Task details
Retrieve all lines below that have the string "keeping".

(Records excerpted from a collection)
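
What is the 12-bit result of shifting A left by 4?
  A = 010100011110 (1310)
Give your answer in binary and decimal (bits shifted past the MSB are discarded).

Shift left by 4: drop the top 4 bit(s), append 4 zero(s) on the right.
  010100011110  ->  discard [0101], keep [00011110], append 0000
= 000111100000

Answer: 000111100000 (480)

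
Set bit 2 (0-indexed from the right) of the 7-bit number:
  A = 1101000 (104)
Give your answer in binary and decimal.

Mask = 1 << 2 = 0000100
Bit 2 of A is 0, so OR-ing with the mask flips it to 1.
  1101000
| 0000100
---------
  1101100

Answer: 1101100 (108)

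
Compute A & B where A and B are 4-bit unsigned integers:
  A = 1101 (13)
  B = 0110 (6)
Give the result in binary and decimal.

Apply & to each column (1 only where both bits are 1):
  1101
& 0110
------
  0100

Answer: 0100 (4)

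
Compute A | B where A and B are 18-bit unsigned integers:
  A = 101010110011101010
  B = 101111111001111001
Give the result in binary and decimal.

Apply | to each column (1 where either bit is 1):
  101010110011101010
| 101111111001111001
--------------------
  101111111011111011

Answer: 101111111011111011 (196347)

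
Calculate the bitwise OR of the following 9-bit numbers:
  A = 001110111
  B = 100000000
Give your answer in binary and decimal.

Apply | to each column (1 where either bit is 1):
  001110111
| 100000000
-----------
  101110111

Answer: 101110111 (375)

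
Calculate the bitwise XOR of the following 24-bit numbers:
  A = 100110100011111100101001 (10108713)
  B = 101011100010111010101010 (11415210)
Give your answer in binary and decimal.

Apply ^ to each column (1 where bits differ):
  100110100011111100101001
^ 101011100010111010101010
--------------------------
  001101000001000110000011

Answer: 001101000001000110000011 (3412355)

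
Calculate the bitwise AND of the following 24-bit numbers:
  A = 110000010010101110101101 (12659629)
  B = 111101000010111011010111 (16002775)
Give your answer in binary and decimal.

Apply & to each column (1 only where both bits are 1):
  110000010010101110101101
& 111101000010111011010111
--------------------------
  110000000010101010000101

Answer: 110000000010101010000101 (12593797)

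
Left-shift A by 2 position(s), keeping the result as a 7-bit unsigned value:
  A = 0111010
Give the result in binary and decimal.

Shift left by 2: drop the top 2 bit(s), append 2 zero(s) on the right.
  0111010  ->  discard [01], keep [11010], append 00
= 1101000

Answer: 1101000 (104)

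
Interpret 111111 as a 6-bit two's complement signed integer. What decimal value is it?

MSB is 1, so the value is negative. Find the magnitude:
1. Invert bits:  000000
2. Add 1:        000001  = 1
3. Apply sign:   -1

Answer: -1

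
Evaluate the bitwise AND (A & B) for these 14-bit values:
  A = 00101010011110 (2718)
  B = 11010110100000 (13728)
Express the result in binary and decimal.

Apply & to each column (1 only where both bits are 1):
  00101010011110
& 11010110100000
----------------
  00000010000000

Answer: 00000010000000 (128)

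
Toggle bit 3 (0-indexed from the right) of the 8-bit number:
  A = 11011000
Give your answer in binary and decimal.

Mask = 1 << 3 = 00001000
Bit 3 of A is 1; XOR with the mask flips it to 0.
  11011000
^ 00001000
----------
  11010000

Answer: 11010000 (208)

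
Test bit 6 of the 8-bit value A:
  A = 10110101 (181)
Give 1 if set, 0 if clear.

Bit 6 is the 7th from the right.
  10110101
   ^
That bit is 0.

Answer: 0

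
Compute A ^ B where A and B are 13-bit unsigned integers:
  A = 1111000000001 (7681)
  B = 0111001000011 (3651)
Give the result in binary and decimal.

Apply ^ to each column (1 where bits differ):
  1111000000001
^ 0111001000011
---------------
  1000001000010

Answer: 1000001000010 (4162)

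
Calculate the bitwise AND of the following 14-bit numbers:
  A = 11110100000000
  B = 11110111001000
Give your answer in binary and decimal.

Apply & to each column (1 only where both bits are 1):
  11110100000000
& 11110111001000
----------------
  11110100000000

Answer: 11110100000000 (15616)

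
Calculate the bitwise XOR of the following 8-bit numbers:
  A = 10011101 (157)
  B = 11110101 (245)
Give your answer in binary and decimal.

Apply ^ to each column (1 where bits differ):
  10011101
^ 11110101
----------
  01101000

Answer: 01101000 (104)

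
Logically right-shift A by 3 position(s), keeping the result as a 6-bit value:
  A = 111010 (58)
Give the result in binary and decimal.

Logical shift right by 3: drop the bottom 3 bit(s), prepend 3 zero(s) on the left.
  111010  ->  keep [111], discard [010], prepend 000
= 000111

Answer: 000111 (7)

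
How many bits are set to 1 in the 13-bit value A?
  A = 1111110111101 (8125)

1111110111101
1-bits at positions (from bit 0 = LSB): 0, 2, 3, 4, 5, 7, 8, 9, 10, 11, 12
Count = 11

Answer: 11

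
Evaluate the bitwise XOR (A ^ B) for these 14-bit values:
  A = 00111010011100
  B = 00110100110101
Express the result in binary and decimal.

Apply ^ to each column (1 where bits differ):
  00111010011100
^ 00110100110101
----------------
  00001110101001

Answer: 00001110101001 (937)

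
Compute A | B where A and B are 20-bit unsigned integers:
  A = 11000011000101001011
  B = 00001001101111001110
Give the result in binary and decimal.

Apply | to each column (1 where either bit is 1):
  11000011000101001011
| 00001001101111001110
----------------------
  11001011101111001111

Answer: 11001011101111001111 (834511)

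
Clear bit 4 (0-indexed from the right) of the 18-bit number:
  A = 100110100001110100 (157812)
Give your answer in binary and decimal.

Mask = ~(1 << 4) = 111111111111101111
Bit 4 of A is 1, so AND-ing with the mask clears it to 0.
  100110100001110100
& 111111111111101111
--------------------
  100110100001100100

Answer: 100110100001100100 (157796)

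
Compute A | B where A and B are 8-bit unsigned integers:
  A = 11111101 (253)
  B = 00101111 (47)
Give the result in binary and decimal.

Apply | to each column (1 where either bit is 1):
  11111101
| 00101111
----------
  11111111

Answer: 11111111 (255)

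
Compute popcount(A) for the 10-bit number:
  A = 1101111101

1101111101
1-bits at positions (from bit 0 = LSB): 0, 2, 3, 4, 5, 6, 8, 9
Count = 8

Answer: 8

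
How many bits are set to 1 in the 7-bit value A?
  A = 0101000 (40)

0101000
1-bits at positions (from bit 0 = LSB): 3, 5
Count = 2

Answer: 2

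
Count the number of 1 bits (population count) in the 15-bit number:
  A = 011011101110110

011011101110110
1-bits at positions (from bit 0 = LSB): 1, 2, 4, 5, 6, 8, 9, 10, 12, 13
Count = 10

Answer: 10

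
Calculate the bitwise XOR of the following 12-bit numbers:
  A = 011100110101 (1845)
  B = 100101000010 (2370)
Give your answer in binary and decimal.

Apply ^ to each column (1 where bits differ):
  011100110101
^ 100101000010
--------------
  111001110111

Answer: 111001110111 (3703)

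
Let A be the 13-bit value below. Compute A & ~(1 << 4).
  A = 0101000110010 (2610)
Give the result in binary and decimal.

Mask = ~(1 << 4) = 1111111101111
Bit 4 of A is 1, so AND-ing with the mask clears it to 0.
  0101000110010
& 1111111101111
---------------
  0101000100010

Answer: 0101000100010 (2594)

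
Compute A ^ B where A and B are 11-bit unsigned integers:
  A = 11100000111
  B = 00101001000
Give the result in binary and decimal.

Apply ^ to each column (1 where bits differ):
  11100000111
^ 00101001000
-------------
  11001001111

Answer: 11001001111 (1615)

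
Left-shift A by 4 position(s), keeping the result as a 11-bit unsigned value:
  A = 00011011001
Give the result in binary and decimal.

Shift left by 4: drop the top 4 bit(s), append 4 zero(s) on the right.
  00011011001  ->  discard [0001], keep [1011001], append 0000
= 10110010000

Answer: 10110010000 (1424)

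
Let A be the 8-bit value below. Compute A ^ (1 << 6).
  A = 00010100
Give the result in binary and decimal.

Mask = 1 << 6 = 01000000
Bit 6 of A is 0; XOR with the mask flips it to 1.
  00010100
^ 01000000
----------
  01010100

Answer: 01010100 (84)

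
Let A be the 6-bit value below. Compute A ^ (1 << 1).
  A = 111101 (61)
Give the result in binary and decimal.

Mask = 1 << 1 = 000010
Bit 1 of A is 0; XOR with the mask flips it to 1.
  111101
^ 000010
--------
  111111

Answer: 111111 (63)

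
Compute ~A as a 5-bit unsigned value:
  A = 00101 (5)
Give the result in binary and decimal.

Flip each bit (0->1, 1->0):
  00101
  11010

Answer: 11010 (26)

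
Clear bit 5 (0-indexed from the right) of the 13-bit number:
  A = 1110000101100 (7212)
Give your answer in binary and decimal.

Mask = ~(1 << 5) = 1111111011111
Bit 5 of A is 1, so AND-ing with the mask clears it to 0.
  1110000101100
& 1111111011111
---------------
  1110000001100

Answer: 1110000001100 (7180)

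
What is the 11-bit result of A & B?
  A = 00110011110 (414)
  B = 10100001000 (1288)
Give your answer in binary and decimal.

Apply & to each column (1 only where both bits are 1):
  00110011110
& 10100001000
-------------
  00100001000

Answer: 00100001000 (264)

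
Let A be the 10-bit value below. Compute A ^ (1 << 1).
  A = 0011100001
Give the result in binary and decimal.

Mask = 1 << 1 = 0000000010
Bit 1 of A is 0; XOR with the mask flips it to 1.
  0011100001
^ 0000000010
------------
  0011100011

Answer: 0011100011 (227)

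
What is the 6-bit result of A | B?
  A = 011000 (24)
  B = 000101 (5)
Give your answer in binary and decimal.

Apply | to each column (1 where either bit is 1):
  011000
| 000101
--------
  011101

Answer: 011101 (29)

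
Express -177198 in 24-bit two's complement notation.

1. Binary of +177198:  000000101011010000101110
2. Invert bits:     111111010100101111010001
3. Add 1:           111111010100101111010010

Answer: 111111010100101111010010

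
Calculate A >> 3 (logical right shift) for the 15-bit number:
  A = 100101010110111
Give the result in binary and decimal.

Logical shift right by 3: drop the bottom 3 bit(s), prepend 3 zero(s) on the left.
  100101010110111  ->  keep [100101010110], discard [111], prepend 000
= 000100101010110

Answer: 000100101010110 (2390)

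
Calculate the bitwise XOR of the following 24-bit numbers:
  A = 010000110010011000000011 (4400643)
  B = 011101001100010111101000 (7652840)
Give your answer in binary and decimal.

Apply ^ to each column (1 where bits differ):
  010000110010011000000011
^ 011101001100010111101000
--------------------------
  001101111110001111101011

Answer: 001101111110001111101011 (3662827)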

The answer
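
Left-shift A by 2 position(s), keeping the result as a 7-bit unsigned value:
Logically right-shift A by 3 position(s), keeping the result as a 6-bit value:
Left-shift A by 4 position(s), keeping the result as a 11-bit unsigned value: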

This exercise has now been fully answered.